[Task to carry out] If a line in the records below includes the word "What", count it, then give the total and nothing else.

[Saved data entries]

>>

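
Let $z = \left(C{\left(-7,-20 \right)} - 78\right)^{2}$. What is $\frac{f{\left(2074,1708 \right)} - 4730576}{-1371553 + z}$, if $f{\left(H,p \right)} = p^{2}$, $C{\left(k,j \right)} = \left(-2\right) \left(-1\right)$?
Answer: $\frac{1813312}{1365777} \approx 1.3277$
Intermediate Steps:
$C{\left(k,j \right)} = 2$
$z = 5776$ ($z = \left(2 - 78\right)^{2} = \left(-76\right)^{2} = 5776$)
$\frac{f{\left(2074,1708 \right)} - 4730576}{-1371553 + z} = \frac{1708^{2} - 4730576}{-1371553 + 5776} = \frac{2917264 - 4730576}{-1365777} = \left(-1813312\right) \left(- \frac{1}{1365777}\right) = \frac{1813312}{1365777}$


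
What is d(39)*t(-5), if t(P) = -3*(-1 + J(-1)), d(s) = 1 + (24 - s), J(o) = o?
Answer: -84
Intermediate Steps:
d(s) = 25 - s
t(P) = 6 (t(P) = -3*(-1 - 1) = -3*(-2) = 6)
d(39)*t(-5) = (25 - 1*39)*6 = (25 - 39)*6 = -14*6 = -84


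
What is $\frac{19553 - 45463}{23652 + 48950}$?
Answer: $- \frac{12955}{36301} \approx -0.35688$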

<<

[Output below] 3